** Source data follows **

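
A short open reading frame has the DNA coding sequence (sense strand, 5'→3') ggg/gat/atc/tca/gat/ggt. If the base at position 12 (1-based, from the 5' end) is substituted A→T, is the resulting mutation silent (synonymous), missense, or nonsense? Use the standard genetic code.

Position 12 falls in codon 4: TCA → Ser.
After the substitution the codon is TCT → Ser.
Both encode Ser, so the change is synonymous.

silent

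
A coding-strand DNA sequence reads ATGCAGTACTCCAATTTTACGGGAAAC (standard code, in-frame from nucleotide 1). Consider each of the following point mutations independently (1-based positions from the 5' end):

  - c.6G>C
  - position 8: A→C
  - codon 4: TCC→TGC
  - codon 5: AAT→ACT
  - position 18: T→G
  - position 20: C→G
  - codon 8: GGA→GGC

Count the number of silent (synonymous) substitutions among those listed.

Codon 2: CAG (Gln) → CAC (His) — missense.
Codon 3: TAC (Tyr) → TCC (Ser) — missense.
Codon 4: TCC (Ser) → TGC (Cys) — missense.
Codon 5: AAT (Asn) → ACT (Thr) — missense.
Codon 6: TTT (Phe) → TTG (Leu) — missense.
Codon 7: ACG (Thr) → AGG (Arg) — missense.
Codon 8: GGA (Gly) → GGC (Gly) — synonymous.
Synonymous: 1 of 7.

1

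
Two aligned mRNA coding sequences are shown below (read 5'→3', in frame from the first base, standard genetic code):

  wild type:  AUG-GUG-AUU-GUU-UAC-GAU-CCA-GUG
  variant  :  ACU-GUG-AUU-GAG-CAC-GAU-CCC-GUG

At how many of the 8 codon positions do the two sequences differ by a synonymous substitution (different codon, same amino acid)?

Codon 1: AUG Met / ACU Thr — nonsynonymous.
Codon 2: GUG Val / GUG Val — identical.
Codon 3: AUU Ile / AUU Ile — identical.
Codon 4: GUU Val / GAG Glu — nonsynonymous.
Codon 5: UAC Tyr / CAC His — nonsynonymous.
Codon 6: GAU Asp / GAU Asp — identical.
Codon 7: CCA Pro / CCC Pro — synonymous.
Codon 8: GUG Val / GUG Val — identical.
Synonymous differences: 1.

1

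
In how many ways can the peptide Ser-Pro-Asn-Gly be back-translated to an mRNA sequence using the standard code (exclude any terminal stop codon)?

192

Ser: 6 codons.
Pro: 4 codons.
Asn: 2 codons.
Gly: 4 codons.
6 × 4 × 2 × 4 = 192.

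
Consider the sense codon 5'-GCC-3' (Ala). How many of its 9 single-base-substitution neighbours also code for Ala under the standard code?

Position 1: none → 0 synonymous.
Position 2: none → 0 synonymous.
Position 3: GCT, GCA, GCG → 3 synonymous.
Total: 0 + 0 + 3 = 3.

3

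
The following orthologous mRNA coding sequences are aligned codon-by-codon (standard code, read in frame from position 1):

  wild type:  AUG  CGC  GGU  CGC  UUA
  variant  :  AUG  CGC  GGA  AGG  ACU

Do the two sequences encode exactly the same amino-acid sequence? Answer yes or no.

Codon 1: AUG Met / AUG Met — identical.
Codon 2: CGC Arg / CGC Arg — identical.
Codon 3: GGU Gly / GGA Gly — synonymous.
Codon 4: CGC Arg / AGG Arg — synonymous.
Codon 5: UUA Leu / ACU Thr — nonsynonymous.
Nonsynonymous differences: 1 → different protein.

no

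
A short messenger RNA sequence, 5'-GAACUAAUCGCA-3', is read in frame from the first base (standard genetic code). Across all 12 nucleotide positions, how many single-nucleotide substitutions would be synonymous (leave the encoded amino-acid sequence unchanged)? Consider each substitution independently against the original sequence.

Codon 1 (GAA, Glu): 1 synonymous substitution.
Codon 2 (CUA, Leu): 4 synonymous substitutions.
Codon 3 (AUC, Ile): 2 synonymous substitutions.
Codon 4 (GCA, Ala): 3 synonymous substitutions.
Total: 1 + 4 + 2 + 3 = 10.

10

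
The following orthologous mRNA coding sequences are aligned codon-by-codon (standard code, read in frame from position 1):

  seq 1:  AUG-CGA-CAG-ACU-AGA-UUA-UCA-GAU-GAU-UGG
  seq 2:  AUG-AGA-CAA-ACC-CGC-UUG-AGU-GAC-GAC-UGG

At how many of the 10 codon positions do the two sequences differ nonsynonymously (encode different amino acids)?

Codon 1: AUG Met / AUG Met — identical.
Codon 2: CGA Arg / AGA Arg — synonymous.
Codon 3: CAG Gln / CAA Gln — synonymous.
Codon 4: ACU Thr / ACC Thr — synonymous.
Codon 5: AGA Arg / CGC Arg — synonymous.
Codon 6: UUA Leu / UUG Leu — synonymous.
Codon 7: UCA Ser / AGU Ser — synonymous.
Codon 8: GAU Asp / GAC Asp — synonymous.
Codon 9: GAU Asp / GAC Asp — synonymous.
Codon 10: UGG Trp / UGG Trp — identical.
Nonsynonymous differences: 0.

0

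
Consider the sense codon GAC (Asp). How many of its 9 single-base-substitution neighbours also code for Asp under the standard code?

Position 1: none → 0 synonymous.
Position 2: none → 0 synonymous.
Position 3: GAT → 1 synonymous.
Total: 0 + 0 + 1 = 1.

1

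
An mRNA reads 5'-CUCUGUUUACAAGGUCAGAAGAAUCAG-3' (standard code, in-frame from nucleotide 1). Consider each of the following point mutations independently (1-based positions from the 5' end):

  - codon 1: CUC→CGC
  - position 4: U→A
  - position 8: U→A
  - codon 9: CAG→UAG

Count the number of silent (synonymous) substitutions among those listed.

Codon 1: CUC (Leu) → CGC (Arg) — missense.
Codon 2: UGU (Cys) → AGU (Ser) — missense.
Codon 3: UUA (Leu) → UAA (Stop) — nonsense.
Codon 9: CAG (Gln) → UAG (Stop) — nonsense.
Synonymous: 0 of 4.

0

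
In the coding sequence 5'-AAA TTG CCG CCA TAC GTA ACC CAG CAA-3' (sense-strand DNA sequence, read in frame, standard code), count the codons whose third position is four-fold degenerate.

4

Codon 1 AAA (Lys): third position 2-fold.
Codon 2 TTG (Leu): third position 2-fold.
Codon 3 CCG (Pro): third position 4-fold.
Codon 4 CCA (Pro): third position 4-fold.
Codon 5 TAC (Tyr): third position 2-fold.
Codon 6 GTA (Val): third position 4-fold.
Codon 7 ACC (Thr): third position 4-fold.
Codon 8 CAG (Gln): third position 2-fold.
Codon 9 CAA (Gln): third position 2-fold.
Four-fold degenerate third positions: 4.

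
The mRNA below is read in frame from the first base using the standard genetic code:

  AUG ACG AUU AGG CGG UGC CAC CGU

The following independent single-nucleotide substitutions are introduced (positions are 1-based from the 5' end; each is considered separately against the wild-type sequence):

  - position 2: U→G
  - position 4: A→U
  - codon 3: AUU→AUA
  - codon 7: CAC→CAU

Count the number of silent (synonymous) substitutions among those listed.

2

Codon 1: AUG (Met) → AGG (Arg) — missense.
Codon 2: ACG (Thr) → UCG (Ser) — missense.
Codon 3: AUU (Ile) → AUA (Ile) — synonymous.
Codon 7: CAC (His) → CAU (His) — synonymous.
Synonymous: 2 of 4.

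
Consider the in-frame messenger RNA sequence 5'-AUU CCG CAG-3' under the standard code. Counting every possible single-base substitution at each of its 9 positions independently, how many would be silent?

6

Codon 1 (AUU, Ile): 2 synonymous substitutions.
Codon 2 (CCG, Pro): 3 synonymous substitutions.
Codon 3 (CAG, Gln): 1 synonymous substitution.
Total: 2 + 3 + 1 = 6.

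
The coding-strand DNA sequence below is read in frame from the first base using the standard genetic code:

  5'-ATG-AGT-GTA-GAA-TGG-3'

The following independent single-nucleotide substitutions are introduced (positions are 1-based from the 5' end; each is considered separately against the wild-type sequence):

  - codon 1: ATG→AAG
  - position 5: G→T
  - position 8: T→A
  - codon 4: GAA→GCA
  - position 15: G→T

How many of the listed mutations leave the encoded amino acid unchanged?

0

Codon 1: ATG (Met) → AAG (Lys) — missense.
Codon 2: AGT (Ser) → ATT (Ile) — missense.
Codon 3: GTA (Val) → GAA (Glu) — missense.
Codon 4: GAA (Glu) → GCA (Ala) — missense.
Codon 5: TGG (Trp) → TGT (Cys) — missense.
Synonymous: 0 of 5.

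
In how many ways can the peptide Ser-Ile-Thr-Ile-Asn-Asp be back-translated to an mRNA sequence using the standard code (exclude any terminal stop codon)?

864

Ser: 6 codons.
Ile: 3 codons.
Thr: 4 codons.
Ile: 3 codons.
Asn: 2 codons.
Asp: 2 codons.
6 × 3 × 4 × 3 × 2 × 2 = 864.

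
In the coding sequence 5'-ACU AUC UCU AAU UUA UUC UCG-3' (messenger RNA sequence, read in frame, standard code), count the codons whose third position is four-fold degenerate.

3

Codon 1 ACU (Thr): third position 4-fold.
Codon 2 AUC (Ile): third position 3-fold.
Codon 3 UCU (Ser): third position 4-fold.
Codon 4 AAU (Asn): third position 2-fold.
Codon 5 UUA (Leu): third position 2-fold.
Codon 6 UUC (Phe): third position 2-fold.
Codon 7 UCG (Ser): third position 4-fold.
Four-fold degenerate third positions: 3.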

** End of Source data **
** Source data follows **

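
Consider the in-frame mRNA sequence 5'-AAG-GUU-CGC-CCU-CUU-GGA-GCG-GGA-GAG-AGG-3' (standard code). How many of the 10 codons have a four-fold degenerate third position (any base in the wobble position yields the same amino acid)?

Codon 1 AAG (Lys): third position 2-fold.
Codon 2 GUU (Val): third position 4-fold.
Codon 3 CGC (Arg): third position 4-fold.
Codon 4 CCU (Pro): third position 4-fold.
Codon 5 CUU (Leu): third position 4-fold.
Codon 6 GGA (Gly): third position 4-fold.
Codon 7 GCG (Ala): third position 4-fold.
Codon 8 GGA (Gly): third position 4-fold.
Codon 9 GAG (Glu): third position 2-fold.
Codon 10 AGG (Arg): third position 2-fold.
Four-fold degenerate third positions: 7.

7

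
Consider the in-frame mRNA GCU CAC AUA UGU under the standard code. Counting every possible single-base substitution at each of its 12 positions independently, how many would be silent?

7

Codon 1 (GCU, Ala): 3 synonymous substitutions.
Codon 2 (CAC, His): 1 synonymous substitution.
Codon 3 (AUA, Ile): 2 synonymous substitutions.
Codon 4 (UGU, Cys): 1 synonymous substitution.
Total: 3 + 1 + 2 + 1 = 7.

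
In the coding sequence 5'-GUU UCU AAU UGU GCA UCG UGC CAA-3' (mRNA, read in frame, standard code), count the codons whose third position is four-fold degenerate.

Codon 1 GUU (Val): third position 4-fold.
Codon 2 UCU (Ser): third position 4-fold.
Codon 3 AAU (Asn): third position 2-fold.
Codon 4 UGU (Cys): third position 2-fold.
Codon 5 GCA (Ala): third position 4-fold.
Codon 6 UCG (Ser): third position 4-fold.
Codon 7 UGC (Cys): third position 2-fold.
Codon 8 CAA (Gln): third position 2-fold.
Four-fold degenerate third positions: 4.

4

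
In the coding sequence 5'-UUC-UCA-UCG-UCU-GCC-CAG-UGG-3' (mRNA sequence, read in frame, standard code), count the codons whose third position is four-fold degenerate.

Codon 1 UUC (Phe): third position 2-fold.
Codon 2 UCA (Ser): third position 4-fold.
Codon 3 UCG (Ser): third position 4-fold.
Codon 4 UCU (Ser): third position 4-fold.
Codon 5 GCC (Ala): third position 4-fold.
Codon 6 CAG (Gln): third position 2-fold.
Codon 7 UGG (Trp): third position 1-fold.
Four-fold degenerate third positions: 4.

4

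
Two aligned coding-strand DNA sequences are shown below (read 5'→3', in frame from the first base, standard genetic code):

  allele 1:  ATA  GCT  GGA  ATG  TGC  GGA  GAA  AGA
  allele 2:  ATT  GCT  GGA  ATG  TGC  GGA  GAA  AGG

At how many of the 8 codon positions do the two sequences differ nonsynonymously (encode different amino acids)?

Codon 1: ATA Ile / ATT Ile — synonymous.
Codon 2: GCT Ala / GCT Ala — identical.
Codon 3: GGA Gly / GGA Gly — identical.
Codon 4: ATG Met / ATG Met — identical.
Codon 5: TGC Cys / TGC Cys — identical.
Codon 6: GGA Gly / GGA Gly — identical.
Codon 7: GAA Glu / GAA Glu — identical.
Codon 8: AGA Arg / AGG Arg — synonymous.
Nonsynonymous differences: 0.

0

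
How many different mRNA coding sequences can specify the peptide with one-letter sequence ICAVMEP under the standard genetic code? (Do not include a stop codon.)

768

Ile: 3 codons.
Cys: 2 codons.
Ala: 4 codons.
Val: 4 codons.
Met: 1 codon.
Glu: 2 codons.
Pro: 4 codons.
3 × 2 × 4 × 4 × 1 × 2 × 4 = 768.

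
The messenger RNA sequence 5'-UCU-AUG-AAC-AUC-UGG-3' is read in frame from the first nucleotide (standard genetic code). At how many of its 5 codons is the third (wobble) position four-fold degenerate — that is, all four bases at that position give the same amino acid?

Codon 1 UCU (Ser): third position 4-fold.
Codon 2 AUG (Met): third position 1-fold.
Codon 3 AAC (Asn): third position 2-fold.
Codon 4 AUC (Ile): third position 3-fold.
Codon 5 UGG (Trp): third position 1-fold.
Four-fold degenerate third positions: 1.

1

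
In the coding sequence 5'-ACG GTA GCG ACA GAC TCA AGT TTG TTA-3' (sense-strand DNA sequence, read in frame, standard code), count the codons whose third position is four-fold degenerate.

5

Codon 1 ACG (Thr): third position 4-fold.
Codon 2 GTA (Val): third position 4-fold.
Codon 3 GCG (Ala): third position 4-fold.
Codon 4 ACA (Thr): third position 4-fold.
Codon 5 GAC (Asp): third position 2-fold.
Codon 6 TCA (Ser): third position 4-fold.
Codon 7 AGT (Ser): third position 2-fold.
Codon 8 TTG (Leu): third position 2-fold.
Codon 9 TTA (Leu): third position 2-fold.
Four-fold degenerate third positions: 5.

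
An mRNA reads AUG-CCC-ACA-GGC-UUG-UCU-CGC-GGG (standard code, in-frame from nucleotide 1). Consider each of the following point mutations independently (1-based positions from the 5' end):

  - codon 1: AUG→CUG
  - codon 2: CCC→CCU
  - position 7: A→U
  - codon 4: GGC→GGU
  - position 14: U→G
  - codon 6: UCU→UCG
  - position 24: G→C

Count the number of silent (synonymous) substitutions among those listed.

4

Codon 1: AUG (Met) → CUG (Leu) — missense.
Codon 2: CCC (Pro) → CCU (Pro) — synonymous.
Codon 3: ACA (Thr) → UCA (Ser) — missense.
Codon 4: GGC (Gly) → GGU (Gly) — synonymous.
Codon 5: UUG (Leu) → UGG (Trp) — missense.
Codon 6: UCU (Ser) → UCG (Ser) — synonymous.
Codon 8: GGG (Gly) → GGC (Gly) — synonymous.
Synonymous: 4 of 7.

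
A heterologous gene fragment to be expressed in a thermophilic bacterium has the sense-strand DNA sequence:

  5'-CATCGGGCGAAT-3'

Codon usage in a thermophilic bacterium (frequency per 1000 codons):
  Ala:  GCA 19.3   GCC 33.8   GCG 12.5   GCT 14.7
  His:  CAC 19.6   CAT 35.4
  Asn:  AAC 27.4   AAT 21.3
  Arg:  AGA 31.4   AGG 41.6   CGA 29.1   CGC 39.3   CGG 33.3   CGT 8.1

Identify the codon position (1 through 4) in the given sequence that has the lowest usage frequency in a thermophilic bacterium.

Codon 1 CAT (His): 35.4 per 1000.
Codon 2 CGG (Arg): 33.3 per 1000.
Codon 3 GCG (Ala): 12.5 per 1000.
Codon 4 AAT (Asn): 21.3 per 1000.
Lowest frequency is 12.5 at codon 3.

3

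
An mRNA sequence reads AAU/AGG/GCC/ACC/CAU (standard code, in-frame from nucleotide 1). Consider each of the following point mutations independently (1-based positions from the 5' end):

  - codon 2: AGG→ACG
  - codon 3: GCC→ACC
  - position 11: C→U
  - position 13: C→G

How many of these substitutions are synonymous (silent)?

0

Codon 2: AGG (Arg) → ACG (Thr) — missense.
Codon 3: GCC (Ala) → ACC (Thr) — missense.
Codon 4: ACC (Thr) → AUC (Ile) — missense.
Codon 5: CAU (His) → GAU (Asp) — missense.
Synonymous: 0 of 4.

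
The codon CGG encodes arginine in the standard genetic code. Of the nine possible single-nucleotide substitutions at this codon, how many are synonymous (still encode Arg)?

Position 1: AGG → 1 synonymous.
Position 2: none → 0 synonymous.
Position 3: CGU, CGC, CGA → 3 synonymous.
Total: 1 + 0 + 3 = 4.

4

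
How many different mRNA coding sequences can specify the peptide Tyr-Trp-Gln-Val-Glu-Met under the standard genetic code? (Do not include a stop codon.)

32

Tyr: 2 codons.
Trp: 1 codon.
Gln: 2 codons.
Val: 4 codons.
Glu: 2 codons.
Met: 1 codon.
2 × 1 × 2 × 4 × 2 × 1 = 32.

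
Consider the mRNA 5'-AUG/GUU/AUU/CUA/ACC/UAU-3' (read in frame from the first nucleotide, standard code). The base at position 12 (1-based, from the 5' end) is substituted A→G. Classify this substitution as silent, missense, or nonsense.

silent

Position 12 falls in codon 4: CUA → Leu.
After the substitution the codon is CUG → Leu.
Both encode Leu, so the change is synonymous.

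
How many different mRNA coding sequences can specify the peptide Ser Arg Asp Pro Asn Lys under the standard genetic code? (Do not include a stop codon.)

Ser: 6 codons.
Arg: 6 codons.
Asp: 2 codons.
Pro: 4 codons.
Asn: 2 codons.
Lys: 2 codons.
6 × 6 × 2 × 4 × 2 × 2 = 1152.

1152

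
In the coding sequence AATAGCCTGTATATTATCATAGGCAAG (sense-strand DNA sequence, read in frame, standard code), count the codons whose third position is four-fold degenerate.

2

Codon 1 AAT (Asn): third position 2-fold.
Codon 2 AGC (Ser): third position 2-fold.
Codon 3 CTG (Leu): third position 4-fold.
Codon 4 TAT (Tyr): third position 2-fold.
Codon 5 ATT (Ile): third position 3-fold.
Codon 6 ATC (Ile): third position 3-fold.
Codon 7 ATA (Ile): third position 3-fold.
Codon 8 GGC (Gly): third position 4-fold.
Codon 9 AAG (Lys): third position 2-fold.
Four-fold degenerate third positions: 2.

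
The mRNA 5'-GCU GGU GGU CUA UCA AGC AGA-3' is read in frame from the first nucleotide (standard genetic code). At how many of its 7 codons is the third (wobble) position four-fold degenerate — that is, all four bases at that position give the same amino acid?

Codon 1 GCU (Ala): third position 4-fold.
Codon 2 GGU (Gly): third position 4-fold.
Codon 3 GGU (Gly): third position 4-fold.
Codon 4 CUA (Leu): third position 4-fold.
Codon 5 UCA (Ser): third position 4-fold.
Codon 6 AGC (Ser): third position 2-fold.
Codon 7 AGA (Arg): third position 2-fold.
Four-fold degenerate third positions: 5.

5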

** End of Source data **

**Requirement**
Report all lines above with "variant".

**Response to this exercise**
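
  variant  :  ACU-GUG-AUU-GAG-CAC-GAU-CCC-GUG
  variant  :  AUG  CGC  GGA  AGG  ACU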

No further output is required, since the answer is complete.